_TASK TO COMPLETE_
An acceptable response holds only the line containing "Coincident(S, Origin)" and every line after it to the end of the records, each reproduced exactly.

_INPUT DATA_
☆ ☆ ☆ ☆

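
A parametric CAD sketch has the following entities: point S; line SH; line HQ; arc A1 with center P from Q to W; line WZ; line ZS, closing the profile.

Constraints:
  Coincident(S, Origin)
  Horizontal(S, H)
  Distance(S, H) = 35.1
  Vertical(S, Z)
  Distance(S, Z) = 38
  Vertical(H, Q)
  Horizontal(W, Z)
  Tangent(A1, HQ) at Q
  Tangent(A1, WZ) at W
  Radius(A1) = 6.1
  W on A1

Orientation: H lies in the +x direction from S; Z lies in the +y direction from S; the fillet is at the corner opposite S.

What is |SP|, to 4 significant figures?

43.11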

☆ ☆ ☆ ☆

_YOUR SOLUTION_
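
  Coincident(S, Origin)
  Horizontal(S, H)
  Distance(S, H) = 35.1
  Vertical(S, Z)
  Distance(S, Z) = 38
  Vertical(H, Q)
  Horizontal(W, Z)
  Tangent(A1, HQ) at Q
  Tangent(A1, WZ) at W
  Radius(A1) = 6.1
  W on A1

Orientation: H lies in the +x direction from S; Z lies in the +y direction from S; the fillet is at the corner opposite S.

What is |SP|, to 4 significant figures?

43.11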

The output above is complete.